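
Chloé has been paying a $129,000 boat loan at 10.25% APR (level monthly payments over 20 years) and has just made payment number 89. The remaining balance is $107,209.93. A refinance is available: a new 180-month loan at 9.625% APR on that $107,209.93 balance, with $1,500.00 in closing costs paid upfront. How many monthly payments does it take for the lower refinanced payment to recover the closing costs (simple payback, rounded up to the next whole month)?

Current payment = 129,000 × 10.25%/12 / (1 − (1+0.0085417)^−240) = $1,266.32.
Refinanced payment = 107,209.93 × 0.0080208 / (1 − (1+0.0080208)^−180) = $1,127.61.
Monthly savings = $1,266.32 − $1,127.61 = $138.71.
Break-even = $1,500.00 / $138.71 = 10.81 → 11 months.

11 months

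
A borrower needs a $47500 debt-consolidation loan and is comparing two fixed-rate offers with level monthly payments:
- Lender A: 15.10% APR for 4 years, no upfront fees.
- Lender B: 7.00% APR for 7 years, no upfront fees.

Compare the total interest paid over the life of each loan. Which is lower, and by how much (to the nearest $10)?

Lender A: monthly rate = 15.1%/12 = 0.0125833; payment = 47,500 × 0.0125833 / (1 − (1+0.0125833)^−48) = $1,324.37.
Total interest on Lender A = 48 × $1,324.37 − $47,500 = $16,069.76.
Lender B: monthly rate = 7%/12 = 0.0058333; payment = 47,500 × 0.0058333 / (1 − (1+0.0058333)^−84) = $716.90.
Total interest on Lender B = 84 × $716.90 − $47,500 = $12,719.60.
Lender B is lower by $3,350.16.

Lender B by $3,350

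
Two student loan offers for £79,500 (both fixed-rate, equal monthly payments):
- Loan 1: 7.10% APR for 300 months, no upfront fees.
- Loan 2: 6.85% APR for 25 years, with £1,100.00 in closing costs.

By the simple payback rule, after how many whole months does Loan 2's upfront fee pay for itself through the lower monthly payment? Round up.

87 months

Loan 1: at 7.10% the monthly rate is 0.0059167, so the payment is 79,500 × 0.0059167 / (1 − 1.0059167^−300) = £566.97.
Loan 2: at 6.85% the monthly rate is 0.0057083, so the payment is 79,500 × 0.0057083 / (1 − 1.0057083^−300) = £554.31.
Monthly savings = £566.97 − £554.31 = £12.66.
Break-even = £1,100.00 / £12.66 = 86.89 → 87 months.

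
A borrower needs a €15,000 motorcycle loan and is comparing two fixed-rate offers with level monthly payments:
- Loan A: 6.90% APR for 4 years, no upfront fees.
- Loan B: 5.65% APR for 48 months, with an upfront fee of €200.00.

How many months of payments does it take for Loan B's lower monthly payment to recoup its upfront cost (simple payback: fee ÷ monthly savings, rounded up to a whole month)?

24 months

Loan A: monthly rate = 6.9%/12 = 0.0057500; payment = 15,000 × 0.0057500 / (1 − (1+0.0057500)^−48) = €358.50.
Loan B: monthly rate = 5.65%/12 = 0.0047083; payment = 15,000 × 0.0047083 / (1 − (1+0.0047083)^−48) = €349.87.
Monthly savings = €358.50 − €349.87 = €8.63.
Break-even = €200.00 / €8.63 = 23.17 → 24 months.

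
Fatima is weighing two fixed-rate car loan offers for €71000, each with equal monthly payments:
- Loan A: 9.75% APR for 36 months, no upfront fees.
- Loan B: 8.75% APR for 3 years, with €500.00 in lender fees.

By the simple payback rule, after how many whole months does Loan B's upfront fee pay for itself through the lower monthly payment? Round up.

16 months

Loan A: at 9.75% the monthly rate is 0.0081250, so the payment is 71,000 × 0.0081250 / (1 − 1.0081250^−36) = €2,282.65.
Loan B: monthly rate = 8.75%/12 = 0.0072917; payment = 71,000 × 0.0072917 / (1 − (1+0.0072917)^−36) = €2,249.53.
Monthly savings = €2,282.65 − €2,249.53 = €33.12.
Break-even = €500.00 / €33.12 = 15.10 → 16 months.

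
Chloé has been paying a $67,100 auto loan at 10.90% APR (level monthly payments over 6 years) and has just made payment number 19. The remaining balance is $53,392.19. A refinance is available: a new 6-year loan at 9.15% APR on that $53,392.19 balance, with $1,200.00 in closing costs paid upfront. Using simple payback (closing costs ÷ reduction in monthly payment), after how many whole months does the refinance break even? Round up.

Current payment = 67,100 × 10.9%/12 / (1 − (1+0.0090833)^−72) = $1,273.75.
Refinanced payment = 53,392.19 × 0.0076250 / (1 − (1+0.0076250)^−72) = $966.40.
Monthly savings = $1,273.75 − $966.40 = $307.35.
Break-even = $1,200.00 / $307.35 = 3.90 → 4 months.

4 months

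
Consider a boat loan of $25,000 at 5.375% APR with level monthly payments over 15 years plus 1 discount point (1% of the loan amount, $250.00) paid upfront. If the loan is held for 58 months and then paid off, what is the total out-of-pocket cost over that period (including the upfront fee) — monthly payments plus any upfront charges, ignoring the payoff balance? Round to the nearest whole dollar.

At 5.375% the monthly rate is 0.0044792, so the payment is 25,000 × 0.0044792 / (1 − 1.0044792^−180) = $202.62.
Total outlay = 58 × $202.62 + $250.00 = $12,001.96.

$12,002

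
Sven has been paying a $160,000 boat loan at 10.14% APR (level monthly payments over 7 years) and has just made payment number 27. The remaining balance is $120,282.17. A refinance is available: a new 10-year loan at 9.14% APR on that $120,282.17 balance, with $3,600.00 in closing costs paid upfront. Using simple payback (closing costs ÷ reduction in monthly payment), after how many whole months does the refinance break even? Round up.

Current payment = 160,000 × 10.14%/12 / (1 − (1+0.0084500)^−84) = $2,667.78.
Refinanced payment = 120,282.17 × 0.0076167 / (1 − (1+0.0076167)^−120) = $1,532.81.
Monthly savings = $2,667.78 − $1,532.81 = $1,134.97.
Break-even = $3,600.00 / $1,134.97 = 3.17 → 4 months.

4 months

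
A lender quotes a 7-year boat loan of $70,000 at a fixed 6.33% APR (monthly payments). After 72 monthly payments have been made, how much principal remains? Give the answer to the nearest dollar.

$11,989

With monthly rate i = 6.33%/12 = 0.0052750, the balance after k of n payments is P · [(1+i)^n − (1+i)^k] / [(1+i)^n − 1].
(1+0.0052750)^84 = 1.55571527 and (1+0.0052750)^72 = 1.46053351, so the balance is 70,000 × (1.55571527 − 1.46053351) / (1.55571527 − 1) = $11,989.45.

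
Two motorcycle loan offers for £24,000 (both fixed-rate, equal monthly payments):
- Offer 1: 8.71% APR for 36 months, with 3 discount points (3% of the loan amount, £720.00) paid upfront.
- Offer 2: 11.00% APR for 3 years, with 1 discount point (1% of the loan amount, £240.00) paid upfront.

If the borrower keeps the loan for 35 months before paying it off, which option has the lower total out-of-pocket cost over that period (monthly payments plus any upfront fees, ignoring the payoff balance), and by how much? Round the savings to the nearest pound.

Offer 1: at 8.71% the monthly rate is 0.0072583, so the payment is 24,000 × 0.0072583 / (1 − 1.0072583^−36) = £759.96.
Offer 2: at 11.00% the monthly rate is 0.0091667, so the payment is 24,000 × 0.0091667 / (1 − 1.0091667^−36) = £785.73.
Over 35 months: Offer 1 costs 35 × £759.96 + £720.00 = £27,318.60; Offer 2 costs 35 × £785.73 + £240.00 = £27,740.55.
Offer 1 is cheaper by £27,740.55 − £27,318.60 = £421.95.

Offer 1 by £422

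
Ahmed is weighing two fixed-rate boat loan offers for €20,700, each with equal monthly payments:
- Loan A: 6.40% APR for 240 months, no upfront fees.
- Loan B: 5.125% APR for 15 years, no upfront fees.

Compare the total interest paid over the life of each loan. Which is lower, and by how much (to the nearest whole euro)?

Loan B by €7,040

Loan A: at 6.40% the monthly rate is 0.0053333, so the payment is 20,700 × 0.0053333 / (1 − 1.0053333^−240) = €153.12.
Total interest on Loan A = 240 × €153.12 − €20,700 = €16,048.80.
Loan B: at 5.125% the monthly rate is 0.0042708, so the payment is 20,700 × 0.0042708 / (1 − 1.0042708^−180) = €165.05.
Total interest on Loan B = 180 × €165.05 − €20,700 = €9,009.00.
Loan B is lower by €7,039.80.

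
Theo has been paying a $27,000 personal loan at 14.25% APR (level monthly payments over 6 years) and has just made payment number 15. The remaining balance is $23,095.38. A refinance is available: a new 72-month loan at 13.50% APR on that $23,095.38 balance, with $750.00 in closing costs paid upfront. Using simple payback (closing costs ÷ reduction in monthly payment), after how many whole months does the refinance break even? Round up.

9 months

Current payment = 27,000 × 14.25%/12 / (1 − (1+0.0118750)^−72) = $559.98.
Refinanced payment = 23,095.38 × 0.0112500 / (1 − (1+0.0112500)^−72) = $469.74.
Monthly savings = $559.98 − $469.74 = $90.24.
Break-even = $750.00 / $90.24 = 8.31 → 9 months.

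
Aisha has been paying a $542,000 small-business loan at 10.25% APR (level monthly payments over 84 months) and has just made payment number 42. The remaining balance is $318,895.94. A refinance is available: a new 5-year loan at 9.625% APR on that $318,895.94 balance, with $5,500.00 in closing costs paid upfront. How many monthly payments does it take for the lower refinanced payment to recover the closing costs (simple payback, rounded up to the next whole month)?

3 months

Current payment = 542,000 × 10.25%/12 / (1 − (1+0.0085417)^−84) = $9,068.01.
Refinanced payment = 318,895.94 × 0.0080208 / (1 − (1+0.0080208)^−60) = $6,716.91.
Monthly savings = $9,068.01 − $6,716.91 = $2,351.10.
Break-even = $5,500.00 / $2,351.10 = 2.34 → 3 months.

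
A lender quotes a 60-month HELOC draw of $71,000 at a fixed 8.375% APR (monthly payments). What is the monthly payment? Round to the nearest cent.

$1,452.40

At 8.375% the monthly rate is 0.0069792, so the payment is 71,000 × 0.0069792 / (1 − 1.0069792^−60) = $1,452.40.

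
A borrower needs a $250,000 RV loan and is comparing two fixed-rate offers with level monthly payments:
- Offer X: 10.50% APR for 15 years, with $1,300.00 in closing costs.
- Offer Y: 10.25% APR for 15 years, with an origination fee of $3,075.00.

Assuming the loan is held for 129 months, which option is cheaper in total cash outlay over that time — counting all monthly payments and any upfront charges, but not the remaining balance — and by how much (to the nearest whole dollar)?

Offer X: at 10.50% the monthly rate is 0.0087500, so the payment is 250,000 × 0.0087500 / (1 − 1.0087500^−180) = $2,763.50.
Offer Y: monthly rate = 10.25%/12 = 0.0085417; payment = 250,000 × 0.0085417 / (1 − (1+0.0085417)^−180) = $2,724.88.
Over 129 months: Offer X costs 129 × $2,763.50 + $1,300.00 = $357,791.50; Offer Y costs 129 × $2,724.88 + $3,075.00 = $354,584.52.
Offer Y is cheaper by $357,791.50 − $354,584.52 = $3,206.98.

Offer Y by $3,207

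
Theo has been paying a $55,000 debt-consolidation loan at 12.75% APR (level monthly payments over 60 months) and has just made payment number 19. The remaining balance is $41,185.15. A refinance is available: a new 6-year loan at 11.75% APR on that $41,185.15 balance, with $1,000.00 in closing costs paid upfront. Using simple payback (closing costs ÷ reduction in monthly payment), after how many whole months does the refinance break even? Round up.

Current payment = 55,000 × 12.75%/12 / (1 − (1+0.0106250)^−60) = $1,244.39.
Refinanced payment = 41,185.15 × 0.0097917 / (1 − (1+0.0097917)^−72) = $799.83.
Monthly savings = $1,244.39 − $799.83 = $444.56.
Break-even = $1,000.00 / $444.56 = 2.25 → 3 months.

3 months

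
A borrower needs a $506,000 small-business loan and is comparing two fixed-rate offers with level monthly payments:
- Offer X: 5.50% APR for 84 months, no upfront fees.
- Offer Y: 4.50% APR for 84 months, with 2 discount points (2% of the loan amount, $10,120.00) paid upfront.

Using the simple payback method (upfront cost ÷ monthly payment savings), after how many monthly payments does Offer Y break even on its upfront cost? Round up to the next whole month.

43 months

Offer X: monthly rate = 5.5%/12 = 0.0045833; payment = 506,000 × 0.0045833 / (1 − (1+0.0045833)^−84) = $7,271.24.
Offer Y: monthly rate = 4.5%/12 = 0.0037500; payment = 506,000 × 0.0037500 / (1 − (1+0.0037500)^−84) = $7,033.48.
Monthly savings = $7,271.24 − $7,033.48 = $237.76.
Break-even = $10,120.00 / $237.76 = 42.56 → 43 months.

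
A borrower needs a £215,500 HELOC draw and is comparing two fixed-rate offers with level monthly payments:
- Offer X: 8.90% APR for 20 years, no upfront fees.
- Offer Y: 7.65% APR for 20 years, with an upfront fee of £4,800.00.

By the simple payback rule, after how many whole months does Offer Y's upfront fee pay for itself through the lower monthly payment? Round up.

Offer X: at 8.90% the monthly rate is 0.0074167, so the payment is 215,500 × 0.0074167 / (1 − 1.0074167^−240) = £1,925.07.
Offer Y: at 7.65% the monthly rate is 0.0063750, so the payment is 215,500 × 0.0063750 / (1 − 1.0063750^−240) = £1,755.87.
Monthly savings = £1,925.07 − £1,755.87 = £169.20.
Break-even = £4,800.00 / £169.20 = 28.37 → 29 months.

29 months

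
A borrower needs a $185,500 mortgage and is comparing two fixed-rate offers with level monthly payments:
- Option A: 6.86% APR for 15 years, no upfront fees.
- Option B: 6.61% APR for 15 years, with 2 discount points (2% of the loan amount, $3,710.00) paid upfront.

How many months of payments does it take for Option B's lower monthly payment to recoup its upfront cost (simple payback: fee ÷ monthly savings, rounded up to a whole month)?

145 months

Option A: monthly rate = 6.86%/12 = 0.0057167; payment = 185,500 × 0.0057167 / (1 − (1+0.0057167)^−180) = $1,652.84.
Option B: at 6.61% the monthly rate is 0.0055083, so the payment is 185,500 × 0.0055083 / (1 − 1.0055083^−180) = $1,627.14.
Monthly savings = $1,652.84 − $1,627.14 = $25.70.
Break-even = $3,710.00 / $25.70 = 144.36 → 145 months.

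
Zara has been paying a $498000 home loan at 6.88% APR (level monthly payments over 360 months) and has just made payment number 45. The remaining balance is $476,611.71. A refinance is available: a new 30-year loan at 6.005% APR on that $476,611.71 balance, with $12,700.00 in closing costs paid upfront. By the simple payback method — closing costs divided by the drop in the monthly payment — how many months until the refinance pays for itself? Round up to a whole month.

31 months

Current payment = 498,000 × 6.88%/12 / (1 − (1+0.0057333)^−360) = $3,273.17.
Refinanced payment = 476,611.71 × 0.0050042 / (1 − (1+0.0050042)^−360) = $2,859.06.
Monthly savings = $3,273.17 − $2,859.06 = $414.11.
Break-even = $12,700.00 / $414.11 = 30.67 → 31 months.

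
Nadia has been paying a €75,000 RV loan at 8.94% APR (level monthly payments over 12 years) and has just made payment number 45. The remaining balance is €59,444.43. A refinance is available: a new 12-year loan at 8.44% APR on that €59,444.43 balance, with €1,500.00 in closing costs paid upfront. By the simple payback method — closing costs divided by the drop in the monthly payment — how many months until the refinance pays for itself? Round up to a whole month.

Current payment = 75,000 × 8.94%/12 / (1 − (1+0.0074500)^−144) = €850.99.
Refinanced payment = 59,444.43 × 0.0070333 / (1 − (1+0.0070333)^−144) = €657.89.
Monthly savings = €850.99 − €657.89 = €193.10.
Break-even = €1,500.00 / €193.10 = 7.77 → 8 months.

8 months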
= = =
> _WORK ITEM_: The line above containing "- Loan A: 9.75%", the line containing "- Loan B: 8.75%", and every line between them are to be transcribed exactly; no other line is wanted.

> _RESPONSE TO THE EXERCISE_:
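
- Loan A: 9.75% APR for 36 months, no upfront fees.
- Loan B: 8.75% APR for 3 years, with €500.00 in lender fees.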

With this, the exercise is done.